### Collected data
--

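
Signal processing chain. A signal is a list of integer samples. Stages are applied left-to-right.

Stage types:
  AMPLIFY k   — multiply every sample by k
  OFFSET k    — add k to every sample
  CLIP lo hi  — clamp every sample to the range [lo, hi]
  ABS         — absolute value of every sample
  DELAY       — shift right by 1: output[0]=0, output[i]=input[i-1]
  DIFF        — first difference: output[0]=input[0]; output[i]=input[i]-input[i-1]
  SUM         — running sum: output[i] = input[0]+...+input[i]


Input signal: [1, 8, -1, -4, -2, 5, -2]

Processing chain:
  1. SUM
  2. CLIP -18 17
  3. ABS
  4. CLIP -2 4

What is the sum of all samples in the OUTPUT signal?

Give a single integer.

Input: [1, 8, -1, -4, -2, 5, -2]
Stage 1 (SUM): sum[0..0]=1, sum[0..1]=9, sum[0..2]=8, sum[0..3]=4, sum[0..4]=2, sum[0..5]=7, sum[0..6]=5 -> [1, 9, 8, 4, 2, 7, 5]
Stage 2 (CLIP -18 17): clip(1,-18,17)=1, clip(9,-18,17)=9, clip(8,-18,17)=8, clip(4,-18,17)=4, clip(2,-18,17)=2, clip(7,-18,17)=7, clip(5,-18,17)=5 -> [1, 9, 8, 4, 2, 7, 5]
Stage 3 (ABS): |1|=1, |9|=9, |8|=8, |4|=4, |2|=2, |7|=7, |5|=5 -> [1, 9, 8, 4, 2, 7, 5]
Stage 4 (CLIP -2 4): clip(1,-2,4)=1, clip(9,-2,4)=4, clip(8,-2,4)=4, clip(4,-2,4)=4, clip(2,-2,4)=2, clip(7,-2,4)=4, clip(5,-2,4)=4 -> [1, 4, 4, 4, 2, 4, 4]
Output sum: 23

Answer: 23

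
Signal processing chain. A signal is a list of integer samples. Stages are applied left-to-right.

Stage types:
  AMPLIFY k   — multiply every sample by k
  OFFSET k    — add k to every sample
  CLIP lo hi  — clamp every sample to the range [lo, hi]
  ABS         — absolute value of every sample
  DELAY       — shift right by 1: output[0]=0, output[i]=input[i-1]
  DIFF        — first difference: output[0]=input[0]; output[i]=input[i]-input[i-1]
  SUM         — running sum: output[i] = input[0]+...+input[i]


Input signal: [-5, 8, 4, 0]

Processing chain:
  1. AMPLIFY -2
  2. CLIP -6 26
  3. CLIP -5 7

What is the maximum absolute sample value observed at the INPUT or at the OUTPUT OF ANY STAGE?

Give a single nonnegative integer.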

--

Write out, word for word, every line from the one containing "Give a single integer." through the last line of the records above.

### Exercise response
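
Give a single integer.

Input: [1, 8, -1, -4, -2, 5, -2]
Stage 1 (SUM): sum[0..0]=1, sum[0..1]=9, sum[0..2]=8, sum[0..3]=4, sum[0..4]=2, sum[0..5]=7, sum[0..6]=5 -> [1, 9, 8, 4, 2, 7, 5]
Stage 2 (CLIP -18 17): clip(1,-18,17)=1, clip(9,-18,17)=9, clip(8,-18,17)=8, clip(4,-18,17)=4, clip(2,-18,17)=2, clip(7,-18,17)=7, clip(5,-18,17)=5 -> [1, 9, 8, 4, 2, 7, 5]
Stage 3 (ABS): |1|=1, |9|=9, |8|=8, |4|=4, |2|=2, |7|=7, |5|=5 -> [1, 9, 8, 4, 2, 7, 5]
Stage 4 (CLIP -2 4): clip(1,-2,4)=1, clip(9,-2,4)=4, clip(8,-2,4)=4, clip(4,-2,4)=4, clip(2,-2,4)=2, clip(7,-2,4)=4, clip(5,-2,4)=4 -> [1, 4, 4, 4, 2, 4, 4]
Output sum: 23

Answer: 23

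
Signal processing chain. A signal is a list of integer samples. Stages are applied left-to-right.

Stage types:
  AMPLIFY k   — multiply every sample by k
  OFFSET k    — add k to every sample
  CLIP lo hi  — clamp every sample to the range [lo, hi]
  ABS         — absolute value of every sample
  DELAY       — shift right by 1: output[0]=0, output[i]=input[i-1]
  DIFF        — first difference: output[0]=input[0]; output[i]=input[i]-input[i-1]
  SUM         — running sum: output[i] = input[0]+...+input[i]


Input signal: [-5, 8, 4, 0]

Processing chain:
  1. AMPLIFY -2
  2. CLIP -6 26
  3. CLIP -5 7

What is the maximum absolute sample value observed at the INPUT or at the OUTPUT OF ANY STAGE?

Give a single nonnegative integer.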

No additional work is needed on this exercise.